Your instructions: Whenever the string "every" appears in a line below, please copy the line out.

Record extracts:

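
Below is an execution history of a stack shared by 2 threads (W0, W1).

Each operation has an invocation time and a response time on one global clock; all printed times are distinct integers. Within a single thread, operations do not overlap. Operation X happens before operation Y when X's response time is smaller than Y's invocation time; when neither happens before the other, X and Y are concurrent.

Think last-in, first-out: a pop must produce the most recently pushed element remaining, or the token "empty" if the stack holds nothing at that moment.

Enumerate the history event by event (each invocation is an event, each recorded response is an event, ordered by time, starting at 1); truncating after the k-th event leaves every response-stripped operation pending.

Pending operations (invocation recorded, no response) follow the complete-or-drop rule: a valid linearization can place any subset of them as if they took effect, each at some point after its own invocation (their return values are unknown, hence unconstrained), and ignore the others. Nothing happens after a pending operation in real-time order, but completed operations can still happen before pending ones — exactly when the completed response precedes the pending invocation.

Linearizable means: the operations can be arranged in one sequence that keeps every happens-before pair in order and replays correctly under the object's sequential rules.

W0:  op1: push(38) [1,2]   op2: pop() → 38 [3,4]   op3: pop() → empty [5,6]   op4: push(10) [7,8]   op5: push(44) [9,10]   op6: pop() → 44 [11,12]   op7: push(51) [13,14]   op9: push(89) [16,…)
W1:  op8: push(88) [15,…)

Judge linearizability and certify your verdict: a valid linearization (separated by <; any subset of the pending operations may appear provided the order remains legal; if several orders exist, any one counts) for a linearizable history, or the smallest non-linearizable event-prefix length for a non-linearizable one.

linearizable — witness: op1 < op2 < op3 < op4 < op5 < op6 < op7

1. op1 push(38), leaving stack <38>
2. op2 pop() → 38, leaving stack <>
3. op3 pop() → empty, leaving stack <>
4. op4 push(10), leaving stack <10>
5. op5 push(44), leaving stack <10,44>
6. op6 pop() → 44, leaving stack <10>
7. op7 push(51), leaving stack <10,51>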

Result:
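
Enumerate the history event by event (each invocation is an event, each recorded response is an event, ordered by time, starting at 1); truncating after the k-th event leaves every response-stripped operation pending.
Linearizable means: the operations can be arranged in one sequence that keeps every happens-before pair in order and replays correctly under the object's sequential rules.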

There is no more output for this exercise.